#### [WHAT IS EXPECTED]
Repeat the records below line by line, exactly, finishing on the line that contains "Stratum Dept C: N_h".

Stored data
*** Begin section ***
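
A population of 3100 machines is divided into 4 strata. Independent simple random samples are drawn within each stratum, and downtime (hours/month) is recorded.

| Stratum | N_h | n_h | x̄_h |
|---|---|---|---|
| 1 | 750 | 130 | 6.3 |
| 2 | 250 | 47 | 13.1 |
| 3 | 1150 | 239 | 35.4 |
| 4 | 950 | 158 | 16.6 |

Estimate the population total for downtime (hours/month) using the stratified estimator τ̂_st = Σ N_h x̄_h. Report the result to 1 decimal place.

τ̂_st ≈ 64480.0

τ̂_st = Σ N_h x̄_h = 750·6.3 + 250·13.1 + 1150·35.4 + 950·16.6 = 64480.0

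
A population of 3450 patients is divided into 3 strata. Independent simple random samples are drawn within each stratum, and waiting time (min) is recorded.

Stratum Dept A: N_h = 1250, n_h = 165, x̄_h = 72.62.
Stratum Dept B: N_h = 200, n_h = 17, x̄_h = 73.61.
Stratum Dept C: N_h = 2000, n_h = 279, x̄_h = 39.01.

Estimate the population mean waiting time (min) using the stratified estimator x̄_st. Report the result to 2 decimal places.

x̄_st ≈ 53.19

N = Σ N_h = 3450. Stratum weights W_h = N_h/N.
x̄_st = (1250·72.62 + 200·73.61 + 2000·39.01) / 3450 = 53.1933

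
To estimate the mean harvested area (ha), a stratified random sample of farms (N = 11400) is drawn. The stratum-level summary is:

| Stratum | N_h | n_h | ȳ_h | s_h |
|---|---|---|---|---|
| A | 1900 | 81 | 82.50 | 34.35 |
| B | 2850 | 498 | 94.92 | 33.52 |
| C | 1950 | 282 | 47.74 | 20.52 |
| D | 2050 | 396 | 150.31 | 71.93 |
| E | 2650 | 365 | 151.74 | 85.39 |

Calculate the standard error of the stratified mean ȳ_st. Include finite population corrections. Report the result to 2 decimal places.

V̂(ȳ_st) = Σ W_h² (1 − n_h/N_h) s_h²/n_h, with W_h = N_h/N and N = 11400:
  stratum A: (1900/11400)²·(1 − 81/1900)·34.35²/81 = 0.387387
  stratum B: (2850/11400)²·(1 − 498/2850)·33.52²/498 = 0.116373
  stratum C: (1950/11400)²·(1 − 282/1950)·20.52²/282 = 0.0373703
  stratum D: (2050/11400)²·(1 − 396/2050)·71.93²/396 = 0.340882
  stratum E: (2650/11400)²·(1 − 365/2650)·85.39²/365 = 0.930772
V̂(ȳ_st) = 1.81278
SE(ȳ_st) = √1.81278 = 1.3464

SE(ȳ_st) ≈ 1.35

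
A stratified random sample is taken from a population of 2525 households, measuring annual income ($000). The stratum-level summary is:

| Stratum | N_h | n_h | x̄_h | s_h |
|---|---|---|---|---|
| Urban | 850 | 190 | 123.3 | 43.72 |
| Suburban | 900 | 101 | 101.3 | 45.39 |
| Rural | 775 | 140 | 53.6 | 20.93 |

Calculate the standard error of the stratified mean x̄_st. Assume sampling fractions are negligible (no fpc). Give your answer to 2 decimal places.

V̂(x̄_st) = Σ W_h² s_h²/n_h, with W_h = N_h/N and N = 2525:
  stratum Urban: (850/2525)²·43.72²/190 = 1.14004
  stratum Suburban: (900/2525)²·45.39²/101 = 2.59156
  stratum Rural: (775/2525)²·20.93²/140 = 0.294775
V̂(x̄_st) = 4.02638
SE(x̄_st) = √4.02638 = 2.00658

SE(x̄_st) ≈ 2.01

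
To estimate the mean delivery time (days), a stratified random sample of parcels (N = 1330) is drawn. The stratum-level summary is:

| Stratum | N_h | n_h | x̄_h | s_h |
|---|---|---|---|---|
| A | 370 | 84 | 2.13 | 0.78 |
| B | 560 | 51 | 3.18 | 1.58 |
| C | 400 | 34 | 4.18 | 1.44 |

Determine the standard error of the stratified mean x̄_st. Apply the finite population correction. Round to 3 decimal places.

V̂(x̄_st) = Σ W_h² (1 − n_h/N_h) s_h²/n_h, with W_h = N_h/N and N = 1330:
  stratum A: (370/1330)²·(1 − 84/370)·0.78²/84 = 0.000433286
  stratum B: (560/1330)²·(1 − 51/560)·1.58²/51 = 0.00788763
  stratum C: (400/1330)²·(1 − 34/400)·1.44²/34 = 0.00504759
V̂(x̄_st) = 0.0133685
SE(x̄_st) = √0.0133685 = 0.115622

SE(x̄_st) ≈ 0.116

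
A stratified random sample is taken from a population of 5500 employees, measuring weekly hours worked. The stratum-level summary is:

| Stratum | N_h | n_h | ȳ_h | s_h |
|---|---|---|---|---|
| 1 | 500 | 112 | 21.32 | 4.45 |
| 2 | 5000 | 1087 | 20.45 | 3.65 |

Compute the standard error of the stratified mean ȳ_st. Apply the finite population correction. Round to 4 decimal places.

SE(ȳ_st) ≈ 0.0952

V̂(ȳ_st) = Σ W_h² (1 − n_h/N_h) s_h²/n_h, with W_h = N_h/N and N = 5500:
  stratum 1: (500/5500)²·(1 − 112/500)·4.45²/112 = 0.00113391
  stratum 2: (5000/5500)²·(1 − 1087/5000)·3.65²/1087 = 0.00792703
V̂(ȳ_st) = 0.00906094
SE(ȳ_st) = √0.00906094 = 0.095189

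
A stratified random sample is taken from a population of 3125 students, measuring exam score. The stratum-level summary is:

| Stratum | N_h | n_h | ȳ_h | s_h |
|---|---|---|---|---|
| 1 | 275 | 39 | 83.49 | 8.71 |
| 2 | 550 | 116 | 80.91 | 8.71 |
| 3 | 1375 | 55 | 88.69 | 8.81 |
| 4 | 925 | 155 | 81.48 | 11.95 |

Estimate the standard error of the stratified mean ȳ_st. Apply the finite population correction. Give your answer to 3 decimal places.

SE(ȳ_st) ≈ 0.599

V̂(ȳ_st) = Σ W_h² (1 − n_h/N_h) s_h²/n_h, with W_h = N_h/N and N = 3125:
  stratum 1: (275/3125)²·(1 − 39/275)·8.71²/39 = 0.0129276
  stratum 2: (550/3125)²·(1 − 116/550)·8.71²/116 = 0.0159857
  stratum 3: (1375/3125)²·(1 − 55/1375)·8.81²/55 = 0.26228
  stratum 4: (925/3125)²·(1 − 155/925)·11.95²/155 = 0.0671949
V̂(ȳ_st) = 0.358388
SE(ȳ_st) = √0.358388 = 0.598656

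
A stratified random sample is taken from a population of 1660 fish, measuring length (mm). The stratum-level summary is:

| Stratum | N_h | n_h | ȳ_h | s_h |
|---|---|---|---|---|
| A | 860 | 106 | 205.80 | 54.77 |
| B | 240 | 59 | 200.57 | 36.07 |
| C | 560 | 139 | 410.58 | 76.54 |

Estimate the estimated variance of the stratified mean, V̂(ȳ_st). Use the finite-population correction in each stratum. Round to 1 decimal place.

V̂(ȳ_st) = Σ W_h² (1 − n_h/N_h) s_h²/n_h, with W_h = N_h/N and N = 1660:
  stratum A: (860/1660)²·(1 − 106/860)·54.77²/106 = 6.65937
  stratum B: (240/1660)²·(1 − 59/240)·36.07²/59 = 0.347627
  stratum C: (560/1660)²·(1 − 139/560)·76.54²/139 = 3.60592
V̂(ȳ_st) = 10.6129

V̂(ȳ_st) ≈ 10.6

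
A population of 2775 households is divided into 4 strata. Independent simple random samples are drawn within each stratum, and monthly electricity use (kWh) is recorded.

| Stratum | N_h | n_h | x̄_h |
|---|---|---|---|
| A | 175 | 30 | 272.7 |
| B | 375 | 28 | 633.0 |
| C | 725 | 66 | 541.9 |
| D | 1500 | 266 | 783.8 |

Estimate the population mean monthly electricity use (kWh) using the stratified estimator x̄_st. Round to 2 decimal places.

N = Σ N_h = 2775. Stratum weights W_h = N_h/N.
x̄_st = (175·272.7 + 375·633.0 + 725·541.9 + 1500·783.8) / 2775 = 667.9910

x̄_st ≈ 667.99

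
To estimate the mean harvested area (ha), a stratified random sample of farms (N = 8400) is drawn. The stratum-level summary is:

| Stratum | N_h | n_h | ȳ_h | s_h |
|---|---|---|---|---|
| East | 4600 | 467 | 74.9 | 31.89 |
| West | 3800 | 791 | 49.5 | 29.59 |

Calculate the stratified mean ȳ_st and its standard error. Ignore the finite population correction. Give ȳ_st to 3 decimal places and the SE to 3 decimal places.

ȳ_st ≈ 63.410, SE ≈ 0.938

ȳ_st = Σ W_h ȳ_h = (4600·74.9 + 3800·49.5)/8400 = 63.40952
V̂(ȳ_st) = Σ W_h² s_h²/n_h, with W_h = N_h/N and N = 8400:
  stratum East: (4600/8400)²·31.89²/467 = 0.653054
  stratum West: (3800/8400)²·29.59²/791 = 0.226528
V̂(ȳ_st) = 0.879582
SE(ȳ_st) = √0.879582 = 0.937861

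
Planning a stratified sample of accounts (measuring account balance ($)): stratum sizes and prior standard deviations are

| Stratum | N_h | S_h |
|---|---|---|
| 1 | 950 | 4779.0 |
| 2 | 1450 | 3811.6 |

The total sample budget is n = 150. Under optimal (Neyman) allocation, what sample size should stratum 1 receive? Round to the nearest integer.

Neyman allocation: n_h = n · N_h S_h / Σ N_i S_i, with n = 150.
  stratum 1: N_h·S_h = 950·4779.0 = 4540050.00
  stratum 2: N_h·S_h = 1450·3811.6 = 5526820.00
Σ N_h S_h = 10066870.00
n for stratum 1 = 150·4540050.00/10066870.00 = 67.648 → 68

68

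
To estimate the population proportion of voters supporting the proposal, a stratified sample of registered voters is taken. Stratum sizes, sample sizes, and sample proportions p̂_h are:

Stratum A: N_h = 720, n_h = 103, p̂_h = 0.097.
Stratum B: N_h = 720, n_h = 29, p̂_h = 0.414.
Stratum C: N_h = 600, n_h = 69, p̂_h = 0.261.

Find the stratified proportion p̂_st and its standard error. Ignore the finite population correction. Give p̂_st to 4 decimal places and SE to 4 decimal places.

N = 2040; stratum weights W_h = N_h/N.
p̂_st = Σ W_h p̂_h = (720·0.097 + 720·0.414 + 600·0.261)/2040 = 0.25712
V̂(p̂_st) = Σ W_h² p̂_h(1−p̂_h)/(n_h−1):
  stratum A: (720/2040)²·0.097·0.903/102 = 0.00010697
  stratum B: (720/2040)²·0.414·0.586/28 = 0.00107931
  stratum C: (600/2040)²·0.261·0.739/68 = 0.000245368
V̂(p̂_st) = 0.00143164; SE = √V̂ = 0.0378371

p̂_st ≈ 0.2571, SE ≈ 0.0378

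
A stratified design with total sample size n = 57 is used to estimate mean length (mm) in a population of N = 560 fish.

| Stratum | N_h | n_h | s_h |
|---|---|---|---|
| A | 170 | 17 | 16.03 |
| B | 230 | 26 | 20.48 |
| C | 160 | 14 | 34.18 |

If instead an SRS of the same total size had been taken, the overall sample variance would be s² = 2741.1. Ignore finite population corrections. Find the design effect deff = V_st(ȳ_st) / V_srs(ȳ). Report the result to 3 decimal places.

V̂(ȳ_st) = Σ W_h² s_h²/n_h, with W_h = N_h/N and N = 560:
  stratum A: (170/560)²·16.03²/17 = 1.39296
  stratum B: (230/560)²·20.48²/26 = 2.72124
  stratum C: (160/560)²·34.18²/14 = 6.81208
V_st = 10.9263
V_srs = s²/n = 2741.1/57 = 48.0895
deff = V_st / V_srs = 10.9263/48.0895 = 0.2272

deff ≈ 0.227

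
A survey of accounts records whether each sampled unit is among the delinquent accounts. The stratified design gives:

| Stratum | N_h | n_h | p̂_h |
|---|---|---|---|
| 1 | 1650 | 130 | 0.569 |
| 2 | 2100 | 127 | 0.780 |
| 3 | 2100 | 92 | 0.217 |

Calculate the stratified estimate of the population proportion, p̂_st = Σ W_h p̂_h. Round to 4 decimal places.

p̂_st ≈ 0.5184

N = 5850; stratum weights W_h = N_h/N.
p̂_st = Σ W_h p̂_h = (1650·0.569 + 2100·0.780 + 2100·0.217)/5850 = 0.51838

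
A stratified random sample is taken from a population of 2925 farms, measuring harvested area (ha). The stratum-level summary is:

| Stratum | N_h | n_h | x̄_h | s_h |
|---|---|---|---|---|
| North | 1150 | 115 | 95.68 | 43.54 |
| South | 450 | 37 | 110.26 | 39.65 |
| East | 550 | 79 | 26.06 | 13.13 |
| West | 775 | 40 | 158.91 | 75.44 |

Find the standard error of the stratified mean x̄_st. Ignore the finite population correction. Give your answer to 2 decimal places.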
*** End section ***
#### [ANSWER TO THIS TASK]
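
A population of 3100 machines is divided into 4 strata. Independent simple random samples are drawn within each stratum, and downtime (hours/month) is recorded.

| Stratum | N_h | n_h | x̄_h |
|---|---|---|---|
| 1 | 750 | 130 | 6.3 |
| 2 | 250 | 47 | 13.1 |
| 3 | 1150 | 239 | 35.4 |
| 4 | 950 | 158 | 16.6 |

Estimate the population total for downtime (hours/month) using the stratified estimator τ̂_st = Σ N_h x̄_h. Report the result to 1 decimal place.

τ̂_st ≈ 64480.0

τ̂_st = Σ N_h x̄_h = 750·6.3 + 250·13.1 + 1150·35.4 + 950·16.6 = 64480.0

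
A population of 3450 patients is divided into 3 strata. Independent simple random samples are drawn within each stratum, and waiting time (min) is recorded.

Stratum Dept A: N_h = 1250, n_h = 165, x̄_h = 72.62.
Stratum Dept B: N_h = 200, n_h = 17, x̄_h = 73.61.
Stratum Dept C: N_h = 2000, n_h = 279, x̄_h = 39.01.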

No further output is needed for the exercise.